== Segment start ==
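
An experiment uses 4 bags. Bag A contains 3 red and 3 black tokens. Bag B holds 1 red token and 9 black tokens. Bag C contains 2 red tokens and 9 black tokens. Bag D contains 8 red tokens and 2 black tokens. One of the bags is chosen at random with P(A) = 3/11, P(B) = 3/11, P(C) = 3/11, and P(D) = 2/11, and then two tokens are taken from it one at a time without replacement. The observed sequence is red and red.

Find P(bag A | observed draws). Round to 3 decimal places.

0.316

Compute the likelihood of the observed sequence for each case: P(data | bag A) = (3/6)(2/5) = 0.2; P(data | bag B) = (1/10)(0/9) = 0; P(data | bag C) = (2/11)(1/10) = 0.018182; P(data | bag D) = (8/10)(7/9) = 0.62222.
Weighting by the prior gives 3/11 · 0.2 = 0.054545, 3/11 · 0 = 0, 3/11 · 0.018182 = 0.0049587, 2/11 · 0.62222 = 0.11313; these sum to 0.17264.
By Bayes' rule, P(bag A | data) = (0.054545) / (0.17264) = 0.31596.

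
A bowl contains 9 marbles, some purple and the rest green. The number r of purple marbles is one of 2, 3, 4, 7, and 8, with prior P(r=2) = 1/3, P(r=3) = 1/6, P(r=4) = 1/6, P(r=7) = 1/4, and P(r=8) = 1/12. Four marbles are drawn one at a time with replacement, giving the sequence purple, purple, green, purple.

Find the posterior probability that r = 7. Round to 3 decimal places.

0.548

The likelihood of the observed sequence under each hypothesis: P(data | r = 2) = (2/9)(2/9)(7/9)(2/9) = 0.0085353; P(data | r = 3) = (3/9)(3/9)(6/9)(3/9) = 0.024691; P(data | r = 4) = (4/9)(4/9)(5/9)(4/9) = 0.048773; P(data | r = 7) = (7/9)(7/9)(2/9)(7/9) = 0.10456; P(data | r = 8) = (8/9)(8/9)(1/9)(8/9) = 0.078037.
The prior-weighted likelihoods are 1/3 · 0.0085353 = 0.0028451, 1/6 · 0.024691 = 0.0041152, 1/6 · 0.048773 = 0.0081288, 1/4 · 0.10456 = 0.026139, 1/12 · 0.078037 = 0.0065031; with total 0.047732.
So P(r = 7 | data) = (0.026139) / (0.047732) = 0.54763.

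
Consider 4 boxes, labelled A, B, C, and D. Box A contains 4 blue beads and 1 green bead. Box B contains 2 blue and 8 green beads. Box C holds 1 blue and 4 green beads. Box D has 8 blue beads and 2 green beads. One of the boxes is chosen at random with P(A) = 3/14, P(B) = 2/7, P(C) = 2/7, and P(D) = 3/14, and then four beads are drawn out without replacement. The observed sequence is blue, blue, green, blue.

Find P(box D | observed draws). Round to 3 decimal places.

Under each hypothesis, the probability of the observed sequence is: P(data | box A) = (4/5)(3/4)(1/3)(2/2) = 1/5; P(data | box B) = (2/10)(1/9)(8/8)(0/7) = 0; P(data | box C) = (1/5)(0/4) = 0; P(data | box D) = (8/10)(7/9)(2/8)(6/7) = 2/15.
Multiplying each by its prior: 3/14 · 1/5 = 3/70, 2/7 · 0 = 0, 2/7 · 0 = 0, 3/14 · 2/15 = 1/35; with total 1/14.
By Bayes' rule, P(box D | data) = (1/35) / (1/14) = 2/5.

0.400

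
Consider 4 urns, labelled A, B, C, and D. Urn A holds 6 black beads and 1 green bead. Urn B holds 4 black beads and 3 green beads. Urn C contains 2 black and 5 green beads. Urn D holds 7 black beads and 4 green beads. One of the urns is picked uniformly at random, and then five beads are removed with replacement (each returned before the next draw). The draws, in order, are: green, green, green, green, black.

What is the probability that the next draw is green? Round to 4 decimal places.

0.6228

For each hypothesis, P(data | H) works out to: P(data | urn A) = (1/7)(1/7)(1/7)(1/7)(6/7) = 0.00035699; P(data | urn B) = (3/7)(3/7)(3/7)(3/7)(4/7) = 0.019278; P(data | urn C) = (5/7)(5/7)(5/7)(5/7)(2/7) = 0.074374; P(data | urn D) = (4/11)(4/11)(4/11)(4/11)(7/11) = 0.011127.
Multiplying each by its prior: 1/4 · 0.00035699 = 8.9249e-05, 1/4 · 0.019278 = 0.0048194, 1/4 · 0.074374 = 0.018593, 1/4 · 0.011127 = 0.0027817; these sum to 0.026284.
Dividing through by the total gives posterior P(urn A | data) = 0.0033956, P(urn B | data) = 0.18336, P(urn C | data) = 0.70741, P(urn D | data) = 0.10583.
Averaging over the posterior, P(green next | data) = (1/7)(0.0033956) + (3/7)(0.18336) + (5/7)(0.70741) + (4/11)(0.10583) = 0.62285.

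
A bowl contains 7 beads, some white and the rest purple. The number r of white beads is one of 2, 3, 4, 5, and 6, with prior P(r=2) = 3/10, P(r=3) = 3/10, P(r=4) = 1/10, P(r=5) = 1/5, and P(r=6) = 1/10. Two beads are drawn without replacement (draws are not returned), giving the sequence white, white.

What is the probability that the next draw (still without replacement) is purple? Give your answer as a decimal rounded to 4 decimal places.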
== Segment end ==
== Segment start ==
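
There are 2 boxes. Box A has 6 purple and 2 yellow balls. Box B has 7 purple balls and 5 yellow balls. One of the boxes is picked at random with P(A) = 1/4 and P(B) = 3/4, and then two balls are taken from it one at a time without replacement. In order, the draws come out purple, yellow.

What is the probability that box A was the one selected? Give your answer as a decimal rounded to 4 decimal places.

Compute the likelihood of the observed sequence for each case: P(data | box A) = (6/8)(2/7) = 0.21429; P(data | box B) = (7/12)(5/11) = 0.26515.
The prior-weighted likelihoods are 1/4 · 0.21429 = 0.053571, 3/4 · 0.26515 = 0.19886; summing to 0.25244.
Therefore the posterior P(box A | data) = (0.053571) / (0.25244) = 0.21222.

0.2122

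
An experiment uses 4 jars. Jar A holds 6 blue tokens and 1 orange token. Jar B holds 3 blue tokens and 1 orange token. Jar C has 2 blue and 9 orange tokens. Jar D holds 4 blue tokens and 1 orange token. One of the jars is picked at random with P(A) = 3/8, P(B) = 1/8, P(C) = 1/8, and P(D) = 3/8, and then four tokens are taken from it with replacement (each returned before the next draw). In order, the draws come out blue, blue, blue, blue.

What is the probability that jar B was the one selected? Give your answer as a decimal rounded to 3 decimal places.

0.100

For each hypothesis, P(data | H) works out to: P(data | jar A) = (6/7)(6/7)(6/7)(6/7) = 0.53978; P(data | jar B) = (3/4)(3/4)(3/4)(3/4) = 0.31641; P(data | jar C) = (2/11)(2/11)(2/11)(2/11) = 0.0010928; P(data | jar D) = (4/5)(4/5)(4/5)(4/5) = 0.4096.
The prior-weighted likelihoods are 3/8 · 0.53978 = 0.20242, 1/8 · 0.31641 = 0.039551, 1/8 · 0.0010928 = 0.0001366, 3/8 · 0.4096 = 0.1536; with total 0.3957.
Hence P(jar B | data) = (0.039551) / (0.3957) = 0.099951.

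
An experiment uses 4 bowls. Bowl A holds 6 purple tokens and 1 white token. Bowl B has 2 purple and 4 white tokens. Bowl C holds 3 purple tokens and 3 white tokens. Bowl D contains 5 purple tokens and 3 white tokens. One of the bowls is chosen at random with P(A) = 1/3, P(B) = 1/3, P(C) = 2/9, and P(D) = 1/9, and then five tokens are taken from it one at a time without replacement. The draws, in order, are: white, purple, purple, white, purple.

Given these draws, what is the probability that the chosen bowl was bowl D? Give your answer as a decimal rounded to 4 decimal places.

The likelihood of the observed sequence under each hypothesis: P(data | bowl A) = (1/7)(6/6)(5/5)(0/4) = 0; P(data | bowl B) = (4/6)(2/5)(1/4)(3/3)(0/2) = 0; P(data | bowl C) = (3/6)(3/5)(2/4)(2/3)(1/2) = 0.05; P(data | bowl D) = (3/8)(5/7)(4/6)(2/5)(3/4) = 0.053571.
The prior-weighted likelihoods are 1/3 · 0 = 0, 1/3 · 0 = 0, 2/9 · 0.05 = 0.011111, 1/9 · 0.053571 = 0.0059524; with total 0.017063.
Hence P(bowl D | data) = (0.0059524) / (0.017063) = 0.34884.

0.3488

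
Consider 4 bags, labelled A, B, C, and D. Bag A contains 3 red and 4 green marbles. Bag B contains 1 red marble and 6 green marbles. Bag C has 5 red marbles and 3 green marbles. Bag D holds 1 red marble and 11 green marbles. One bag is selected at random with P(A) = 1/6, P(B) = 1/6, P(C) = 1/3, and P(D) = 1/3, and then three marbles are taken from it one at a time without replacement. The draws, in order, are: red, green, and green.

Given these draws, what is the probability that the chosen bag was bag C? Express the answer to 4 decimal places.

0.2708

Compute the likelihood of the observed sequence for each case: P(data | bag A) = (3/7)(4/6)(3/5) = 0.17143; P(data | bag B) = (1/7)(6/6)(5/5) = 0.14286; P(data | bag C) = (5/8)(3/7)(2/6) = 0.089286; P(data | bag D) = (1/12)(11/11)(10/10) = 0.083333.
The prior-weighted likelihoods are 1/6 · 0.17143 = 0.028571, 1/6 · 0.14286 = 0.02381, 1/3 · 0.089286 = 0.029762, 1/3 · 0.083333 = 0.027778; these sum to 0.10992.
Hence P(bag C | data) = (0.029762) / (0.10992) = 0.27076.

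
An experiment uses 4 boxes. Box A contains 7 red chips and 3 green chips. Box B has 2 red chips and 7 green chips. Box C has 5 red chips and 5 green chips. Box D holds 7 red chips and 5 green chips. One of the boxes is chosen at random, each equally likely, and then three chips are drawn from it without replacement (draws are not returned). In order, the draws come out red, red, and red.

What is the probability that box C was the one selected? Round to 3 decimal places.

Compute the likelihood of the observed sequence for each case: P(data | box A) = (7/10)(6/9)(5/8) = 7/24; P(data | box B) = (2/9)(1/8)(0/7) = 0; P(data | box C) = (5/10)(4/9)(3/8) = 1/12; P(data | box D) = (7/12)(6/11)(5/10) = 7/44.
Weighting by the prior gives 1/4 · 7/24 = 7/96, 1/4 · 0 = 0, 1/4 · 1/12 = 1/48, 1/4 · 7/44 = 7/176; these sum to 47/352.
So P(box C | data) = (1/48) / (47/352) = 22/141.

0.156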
== Segment end ==
• Problem details: Could you repeat exactly the lines above from the line with "A bowl contains 9" up to and including the line with "Consider 4 boxes, labelled", and only those?

• Written reply:
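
A bowl contains 9 marbles, some purple and the rest green. The number r of purple marbles is one of 2, 3, 4, 7, and 8, with prior P(r=2) = 1/3, P(r=3) = 1/6, P(r=4) = 1/6, P(r=7) = 1/4, and P(r=8) = 1/12. Four marbles are drawn one at a time with replacement, giving the sequence purple, purple, green, purple.

Find the posterior probability that r = 7. Round to 3 decimal places.

0.548

The likelihood of the observed sequence under each hypothesis: P(data | r = 2) = (2/9)(2/9)(7/9)(2/9) = 0.0085353; P(data | r = 3) = (3/9)(3/9)(6/9)(3/9) = 0.024691; P(data | r = 4) = (4/9)(4/9)(5/9)(4/9) = 0.048773; P(data | r = 7) = (7/9)(7/9)(2/9)(7/9) = 0.10456; P(data | r = 8) = (8/9)(8/9)(1/9)(8/9) = 0.078037.
The prior-weighted likelihoods are 1/3 · 0.0085353 = 0.0028451, 1/6 · 0.024691 = 0.0041152, 1/6 · 0.048773 = 0.0081288, 1/4 · 0.10456 = 0.026139, 1/12 · 0.078037 = 0.0065031; with total 0.047732.
So P(r = 7 | data) = (0.026139) / (0.047732) = 0.54763.

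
Consider 4 boxes, labelled A, B, C, and D. Box A contains 4 blue beads and 1 green bead. Box B contains 2 blue and 8 green beads. Box C holds 1 blue and 4 green beads. Box D has 8 blue beads and 2 green beads. One of the boxes is chosen at random with P(A) = 3/14, P(B) = 2/7, P(C) = 2/7, and P(D) = 3/14, and then four beads are drawn out without replacement. The observed sequence is blue, blue, green, blue.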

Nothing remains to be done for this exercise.